=== Section Start ===

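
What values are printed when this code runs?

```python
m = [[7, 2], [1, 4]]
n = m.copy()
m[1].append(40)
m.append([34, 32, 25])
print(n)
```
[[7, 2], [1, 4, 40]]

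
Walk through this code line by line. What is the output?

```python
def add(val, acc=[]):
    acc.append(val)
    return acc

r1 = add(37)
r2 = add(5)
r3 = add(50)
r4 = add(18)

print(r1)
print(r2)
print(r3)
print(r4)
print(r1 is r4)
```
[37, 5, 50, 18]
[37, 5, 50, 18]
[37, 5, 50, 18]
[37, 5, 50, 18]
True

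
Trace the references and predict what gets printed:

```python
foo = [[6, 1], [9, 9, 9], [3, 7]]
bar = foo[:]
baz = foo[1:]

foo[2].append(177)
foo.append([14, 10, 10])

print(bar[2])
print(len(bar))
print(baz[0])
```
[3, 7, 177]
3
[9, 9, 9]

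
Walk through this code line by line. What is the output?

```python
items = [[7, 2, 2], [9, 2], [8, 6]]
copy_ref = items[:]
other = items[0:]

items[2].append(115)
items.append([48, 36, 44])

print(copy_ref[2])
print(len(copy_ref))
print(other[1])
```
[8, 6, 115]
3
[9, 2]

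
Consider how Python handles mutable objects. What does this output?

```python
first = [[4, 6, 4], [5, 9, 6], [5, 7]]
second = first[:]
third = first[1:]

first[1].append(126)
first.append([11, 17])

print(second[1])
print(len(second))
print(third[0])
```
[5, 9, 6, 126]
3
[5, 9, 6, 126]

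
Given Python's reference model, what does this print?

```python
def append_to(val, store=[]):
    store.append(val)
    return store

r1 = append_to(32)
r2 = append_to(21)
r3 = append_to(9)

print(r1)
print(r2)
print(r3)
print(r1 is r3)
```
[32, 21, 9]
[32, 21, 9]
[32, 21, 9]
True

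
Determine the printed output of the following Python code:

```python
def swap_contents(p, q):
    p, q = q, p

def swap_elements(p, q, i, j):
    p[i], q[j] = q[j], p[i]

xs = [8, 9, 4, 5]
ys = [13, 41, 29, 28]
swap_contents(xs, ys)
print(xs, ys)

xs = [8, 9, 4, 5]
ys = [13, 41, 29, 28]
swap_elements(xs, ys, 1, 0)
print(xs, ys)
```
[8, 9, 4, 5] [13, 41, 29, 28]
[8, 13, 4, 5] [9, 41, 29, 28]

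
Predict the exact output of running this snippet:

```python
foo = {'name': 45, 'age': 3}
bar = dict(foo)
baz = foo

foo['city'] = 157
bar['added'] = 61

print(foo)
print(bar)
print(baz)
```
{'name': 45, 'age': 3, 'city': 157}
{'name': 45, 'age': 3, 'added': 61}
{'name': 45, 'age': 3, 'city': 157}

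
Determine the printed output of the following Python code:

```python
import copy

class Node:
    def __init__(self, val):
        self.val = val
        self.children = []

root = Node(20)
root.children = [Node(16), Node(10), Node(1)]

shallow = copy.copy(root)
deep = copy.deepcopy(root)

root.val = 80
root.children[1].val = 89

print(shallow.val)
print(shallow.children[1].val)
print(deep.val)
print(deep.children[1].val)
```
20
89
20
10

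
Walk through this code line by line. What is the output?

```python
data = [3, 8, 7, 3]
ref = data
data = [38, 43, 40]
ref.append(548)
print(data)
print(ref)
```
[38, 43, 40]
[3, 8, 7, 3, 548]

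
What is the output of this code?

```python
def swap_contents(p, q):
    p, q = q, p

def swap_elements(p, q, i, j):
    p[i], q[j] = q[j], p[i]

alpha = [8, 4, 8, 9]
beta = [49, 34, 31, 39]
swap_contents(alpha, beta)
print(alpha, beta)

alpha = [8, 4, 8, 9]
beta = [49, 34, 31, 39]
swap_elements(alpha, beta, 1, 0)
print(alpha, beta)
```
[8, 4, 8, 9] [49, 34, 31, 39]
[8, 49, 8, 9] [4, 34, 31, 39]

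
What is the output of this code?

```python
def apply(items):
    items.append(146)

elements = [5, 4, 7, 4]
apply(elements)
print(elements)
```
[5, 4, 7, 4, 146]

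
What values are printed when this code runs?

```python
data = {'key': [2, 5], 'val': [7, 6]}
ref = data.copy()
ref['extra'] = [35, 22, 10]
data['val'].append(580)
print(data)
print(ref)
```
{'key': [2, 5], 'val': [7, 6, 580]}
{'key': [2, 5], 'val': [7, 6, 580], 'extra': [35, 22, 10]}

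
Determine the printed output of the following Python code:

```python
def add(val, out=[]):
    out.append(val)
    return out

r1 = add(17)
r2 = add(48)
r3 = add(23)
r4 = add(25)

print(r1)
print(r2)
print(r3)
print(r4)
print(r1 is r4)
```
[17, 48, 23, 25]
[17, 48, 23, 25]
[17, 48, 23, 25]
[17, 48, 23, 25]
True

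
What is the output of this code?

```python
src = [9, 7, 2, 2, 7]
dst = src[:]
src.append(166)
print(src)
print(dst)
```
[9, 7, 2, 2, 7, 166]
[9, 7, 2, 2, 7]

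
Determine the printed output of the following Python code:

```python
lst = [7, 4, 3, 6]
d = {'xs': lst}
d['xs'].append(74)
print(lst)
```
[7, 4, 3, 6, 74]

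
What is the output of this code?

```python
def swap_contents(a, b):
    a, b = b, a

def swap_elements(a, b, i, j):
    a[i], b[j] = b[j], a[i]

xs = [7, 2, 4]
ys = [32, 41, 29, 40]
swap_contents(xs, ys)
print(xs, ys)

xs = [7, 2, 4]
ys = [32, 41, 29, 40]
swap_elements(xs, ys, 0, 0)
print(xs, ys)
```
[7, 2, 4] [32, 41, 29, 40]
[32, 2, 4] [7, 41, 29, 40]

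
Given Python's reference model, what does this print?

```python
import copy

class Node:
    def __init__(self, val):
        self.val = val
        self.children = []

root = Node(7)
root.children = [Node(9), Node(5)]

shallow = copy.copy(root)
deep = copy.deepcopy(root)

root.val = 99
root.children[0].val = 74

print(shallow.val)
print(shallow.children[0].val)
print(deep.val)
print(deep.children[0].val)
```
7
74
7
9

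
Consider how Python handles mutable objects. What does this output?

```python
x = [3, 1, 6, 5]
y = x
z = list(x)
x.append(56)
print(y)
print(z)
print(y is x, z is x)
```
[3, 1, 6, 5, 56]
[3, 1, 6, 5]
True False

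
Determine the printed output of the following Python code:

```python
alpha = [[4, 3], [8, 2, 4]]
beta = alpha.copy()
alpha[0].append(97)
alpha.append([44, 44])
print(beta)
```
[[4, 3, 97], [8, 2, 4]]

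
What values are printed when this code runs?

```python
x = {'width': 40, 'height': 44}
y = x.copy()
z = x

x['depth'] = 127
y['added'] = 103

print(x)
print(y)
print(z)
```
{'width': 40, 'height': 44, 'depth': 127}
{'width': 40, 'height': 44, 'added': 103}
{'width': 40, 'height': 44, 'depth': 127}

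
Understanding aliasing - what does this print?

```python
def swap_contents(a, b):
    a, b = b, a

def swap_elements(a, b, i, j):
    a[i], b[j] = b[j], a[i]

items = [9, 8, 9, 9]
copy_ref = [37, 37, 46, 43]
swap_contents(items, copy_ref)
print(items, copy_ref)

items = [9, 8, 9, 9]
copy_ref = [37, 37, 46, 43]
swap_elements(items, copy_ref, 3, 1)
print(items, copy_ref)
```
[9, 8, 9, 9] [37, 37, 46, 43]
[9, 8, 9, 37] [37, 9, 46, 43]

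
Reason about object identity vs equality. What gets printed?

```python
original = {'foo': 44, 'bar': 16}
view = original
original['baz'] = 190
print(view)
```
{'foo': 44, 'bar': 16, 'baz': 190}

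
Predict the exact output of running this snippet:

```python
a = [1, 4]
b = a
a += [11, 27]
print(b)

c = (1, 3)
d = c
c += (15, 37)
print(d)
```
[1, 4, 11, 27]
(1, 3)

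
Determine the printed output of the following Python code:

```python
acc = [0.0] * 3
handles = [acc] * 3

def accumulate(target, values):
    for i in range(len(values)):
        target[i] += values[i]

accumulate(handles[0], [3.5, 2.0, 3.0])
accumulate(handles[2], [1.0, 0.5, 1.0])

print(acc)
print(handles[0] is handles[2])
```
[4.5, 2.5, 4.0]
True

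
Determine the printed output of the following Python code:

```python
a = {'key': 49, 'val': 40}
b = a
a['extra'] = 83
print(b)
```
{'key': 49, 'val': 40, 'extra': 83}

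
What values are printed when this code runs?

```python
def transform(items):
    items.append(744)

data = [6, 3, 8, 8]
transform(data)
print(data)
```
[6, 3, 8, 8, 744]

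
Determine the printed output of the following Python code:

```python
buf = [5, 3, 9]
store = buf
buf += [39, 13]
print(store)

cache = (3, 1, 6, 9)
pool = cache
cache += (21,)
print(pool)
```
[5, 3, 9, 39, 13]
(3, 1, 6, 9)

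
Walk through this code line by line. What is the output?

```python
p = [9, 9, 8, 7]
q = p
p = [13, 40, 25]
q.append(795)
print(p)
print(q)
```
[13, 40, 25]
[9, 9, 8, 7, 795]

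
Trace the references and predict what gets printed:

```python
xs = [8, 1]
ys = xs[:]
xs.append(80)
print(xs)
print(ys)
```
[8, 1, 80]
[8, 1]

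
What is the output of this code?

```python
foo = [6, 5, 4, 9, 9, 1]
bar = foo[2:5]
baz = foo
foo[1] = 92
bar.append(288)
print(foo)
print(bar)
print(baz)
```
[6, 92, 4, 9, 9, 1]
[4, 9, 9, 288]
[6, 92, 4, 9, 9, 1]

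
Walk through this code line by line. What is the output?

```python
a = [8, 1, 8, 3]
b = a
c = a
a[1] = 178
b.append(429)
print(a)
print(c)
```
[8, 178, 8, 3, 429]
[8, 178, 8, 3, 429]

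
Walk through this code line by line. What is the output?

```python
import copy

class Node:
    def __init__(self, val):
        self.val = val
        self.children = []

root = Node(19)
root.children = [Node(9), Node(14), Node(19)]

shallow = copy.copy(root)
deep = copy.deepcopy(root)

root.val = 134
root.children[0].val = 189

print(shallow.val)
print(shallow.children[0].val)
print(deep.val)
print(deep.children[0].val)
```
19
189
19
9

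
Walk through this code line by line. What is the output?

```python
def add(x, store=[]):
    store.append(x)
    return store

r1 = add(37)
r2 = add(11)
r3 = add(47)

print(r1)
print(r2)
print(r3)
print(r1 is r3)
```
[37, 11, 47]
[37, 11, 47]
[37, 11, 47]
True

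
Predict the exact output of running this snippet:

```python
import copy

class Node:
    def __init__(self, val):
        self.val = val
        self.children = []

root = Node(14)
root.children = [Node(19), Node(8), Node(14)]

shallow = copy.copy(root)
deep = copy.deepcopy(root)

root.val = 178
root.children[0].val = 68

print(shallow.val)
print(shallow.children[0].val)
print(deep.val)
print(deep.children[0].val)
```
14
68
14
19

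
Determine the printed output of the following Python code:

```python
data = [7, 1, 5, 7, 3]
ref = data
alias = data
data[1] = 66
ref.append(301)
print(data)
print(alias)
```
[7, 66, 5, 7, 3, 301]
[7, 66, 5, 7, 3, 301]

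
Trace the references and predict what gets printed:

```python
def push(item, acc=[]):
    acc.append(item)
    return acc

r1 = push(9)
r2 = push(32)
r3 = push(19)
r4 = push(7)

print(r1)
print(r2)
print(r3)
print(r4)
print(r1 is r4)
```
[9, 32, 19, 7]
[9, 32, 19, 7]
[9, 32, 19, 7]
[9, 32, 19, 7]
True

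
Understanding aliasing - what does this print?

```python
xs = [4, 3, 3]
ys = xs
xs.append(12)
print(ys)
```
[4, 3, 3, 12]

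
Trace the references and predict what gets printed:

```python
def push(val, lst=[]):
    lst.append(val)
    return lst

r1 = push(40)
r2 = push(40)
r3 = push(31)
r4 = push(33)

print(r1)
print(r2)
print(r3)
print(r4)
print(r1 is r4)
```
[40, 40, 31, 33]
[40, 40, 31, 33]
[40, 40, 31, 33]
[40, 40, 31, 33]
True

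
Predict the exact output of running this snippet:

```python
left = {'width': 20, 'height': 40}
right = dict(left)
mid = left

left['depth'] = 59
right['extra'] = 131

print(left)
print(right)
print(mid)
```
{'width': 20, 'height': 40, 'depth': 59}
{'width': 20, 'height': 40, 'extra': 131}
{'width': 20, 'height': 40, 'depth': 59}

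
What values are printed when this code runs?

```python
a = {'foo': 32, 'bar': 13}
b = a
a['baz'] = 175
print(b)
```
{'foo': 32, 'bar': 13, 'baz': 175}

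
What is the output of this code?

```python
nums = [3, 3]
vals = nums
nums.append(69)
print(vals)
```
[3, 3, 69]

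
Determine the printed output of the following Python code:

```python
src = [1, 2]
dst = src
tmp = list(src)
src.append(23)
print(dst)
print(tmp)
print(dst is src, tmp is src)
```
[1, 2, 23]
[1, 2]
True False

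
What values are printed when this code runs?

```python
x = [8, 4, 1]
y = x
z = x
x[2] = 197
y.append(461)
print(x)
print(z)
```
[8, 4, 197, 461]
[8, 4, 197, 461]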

=== Section End ===

§ Work to complete
Collect each line of the entries that has the word "handles", copying it in full.

§ Task solution
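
Consider how Python handles mutable objects. What does this output?
Consider how Python handles mutable objects. What does this output?
handles = [acc] * 3
accumulate(handles[0], [3.5, 2.0, 3.0])
accumulate(handles[2], [1.0, 0.5, 1.0])
print(handles[0] is handles[2])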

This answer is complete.